#### DATA TO PROCESS
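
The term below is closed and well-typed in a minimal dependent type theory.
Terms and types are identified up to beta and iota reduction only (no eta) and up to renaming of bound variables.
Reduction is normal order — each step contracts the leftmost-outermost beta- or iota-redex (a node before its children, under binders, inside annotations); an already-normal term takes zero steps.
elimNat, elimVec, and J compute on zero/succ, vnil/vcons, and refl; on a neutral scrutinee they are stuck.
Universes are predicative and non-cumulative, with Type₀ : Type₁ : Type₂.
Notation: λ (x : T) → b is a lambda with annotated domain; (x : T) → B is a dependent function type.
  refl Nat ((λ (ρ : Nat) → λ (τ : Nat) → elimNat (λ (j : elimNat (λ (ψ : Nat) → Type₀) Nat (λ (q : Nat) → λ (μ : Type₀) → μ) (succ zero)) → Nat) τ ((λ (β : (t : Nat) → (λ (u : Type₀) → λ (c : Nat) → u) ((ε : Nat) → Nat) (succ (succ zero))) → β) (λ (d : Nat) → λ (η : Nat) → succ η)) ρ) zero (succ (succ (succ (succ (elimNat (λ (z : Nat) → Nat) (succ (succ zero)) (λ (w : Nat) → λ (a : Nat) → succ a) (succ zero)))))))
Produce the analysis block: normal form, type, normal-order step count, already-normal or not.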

#### EXERCISE
For each line in the entries that contains the string "step", make a copy.

#### RESPONSE
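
Reduction is normal order — each step contracts the leftmost-outermost beta- or iota-redex (a node before its children, under binders, inside annotations); an already-normal term takes zero steps.
Produce the analysis block: normal form, type, normal-order step count, already-normal or not.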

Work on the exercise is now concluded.